§ EXERCISE AIM
Write out, word for word, the first line of the data below and every line after it through the one containing "v_4 = e_1 + e_2 + e_3 + e_4".

§ MATERIAL SHOWN
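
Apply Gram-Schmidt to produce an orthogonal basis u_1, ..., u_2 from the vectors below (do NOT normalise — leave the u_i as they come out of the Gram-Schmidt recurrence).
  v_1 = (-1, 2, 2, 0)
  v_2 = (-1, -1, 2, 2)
Orthogonal basis:
  u_1 = (-1, 2, 2, 0)
  u_2 = (-2/3, -5/3, 4/3, 2)

Apply the Gram-Schmidt recurrence
  u_1 = v_1
  u_i = v_i − Σ_{j<i} ((v_i · u_j) / (u_j · u_j)) · u_j.

Step by step this gives:
  u_1 = (-1, 2, 2, 0)
  u_2 = (-2/3, -5/3, 4/3, 2)

Orthogonality check:
  u_2 · u_1 = 0 (should be 0)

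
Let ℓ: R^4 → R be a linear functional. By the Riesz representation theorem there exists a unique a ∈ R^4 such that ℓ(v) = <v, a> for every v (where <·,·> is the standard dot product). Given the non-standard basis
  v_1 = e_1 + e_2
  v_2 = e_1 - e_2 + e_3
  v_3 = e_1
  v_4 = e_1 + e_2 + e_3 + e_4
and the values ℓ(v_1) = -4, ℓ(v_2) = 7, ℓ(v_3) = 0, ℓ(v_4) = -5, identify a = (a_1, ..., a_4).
a = (0, -4, 3, -4)

Write a = (a_1, ..., a_4) in the standard basis. For each basis vector v_i, ℓ(v_i) = <v_i, a> is a linear equation in the a_j's. Collect the n equations into a matrix system V a = ℓ, where row i of V is v_i (expressed in the standard basis). Since V is invertible (lower-triangular with 1s on the diagonal, up to permutation), solve by back-substitution:
  V =
[[1, 1, 0, 0],
 [1, -1, 1, 0],
 [1, 0, 0, 0],
 [1, 1, 1, 1]]
  V a = (-4, 7, 0, -5)
Solving gives a = (0, -4, 3, -4).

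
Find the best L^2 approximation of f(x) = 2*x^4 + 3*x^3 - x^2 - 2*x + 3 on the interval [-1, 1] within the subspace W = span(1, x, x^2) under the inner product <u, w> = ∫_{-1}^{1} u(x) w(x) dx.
g(x) = 5*x^2/7 - x/5 + 99/35

The best approximation g ∈ W is the orthogonal projection of f onto W. Writing g = a_0 + a_1 x + a_2 x^2, the coefficients solve the normal equations G · a = b where
  G_{ij} = <φ_i, φ_j> and b_i = <f, φ_i>, with φ_0 = 1, φ_1 = x, φ_2 = x^2.
G =
  [2, 0, 2/3]
  [0, 2/3, 0]
  [2/3, 0, 2/5],
b = (92/15, -2/15, 76/35).
Solving gives a_0 = 99/35, a_1 = -1/5, a_2 = 5/7, so
  g(x) = 5*x^2/7 - x/5 + 99/35.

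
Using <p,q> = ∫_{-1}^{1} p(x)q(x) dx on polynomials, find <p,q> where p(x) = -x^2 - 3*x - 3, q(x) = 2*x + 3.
<p,q> = -24

Expand the product: p(x)·q(x) = -2*x^3 - 9*x^2 - 15*x - 9.
∫_{-1}^{1} of each monomial x^k gives [2/(k+1) if k even, 0 if k odd]. Integrating term-by-term (or equivalently evaluating the antiderivative F(x) = -x^4/2 - 3*x^3 - 15*x^2/2 - 9*x at the endpoints):
  F(1) − F(−1) = -20 − (4) = -24.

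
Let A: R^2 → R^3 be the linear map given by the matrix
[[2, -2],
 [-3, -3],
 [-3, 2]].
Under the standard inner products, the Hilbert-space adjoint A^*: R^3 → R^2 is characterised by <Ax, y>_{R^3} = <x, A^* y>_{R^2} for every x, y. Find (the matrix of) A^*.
A^* = A^T =
[[2, -3, -3],
 [-2, -3, 2]]

For real matrices with standard dot products, the defining identity <Ax, y> = <x, A^* y> gives (Ax)^T y = x^T (A^*) y, i.e. x^T A^T y = x^T (A^*) y. Since this holds for all x, y, we must have A^* = A^T. Therefore
A^* =
[[2, -3, -3],
 [-2, -3, 2]].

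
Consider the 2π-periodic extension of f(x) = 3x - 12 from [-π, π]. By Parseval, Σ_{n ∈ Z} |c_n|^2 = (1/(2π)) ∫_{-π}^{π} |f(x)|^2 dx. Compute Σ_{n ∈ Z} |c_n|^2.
Σ |c_n|^2 = 3π^2 + 144

Expand and integrate term by term over [-π, π]:
  ∫ (3x)^2 dx = 9·(2π^3/3); ∫ 2·3·(-12)·x dx = 0 (odd integrand); ∫ (-12)^2 dx = 144·2π.
So (1/(2π)) ∫_{-π}^{π} (3x - 12)^2 dx = 9π^2/3 + 144 = 3π^2 + 144.
Parseval ⇒ Σ |c_n|^2 = 3π^2 + 144.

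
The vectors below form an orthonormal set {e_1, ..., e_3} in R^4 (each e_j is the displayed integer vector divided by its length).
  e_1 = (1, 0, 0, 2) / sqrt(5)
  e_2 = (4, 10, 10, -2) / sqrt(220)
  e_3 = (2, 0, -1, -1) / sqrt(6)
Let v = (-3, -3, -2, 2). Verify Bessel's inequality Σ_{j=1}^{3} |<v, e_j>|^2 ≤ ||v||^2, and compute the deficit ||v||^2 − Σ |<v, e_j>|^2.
Σ |<v, e_j>|^2 = 26; ||v||^2 = 26; deficit = 0

Write each e_j = u_j / sqrt(<u_j, u_j>) where u_j is the displayed integer vector. Then <v, e_j> = <v, u_j> / sqrt(<u_j, u_j>), so |<v, e_j>|^2 = <v, u_j>^2 / <u_j, u_j>.
Coefficients: <v, e_1> = 1/sqrt(5), <v, e_2> = -66/sqrt(220), <v, e_3> = -6/sqrt(6).
Square and sum: Σ |<v, e_j>|^2 = 26.
Compute ||v||^2 = v·v = 26.
Deficit = 26 − 26 = 0 ≥ 0, confirming Bessel's inequality. (The deficit equals ||v − Σ <v,e_j> e_j||^2, the squared distance from v to span{e_j}.)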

§ WRITTEN SOLUTION
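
Apply Gram-Schmidt to produce an orthogonal basis u_1, ..., u_2 from the vectors below (do NOT normalise — leave the u_i as they come out of the Gram-Schmidt recurrence).
  v_1 = (-1, 2, 2, 0)
  v_2 = (-1, -1, 2, 2)
Orthogonal basis:
  u_1 = (-1, 2, 2, 0)
  u_2 = (-2/3, -5/3, 4/3, 2)

Apply the Gram-Schmidt recurrence
  u_1 = v_1
  u_i = v_i − Σ_{j<i} ((v_i · u_j) / (u_j · u_j)) · u_j.

Step by step this gives:
  u_1 = (-1, 2, 2, 0)
  u_2 = (-2/3, -5/3, 4/3, 2)

Orthogonality check:
  u_2 · u_1 = 0 (should be 0)

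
Let ℓ: R^4 → R be a linear functional. By the Riesz representation theorem there exists a unique a ∈ R^4 such that ℓ(v) = <v, a> for every v (where <·,·> is the standard dot product). Given the non-standard basis
  v_1 = e_1 + e_2
  v_2 = e_1 - e_2 + e_3
  v_3 = e_1
  v_4 = e_1 + e_2 + e_3 + e_4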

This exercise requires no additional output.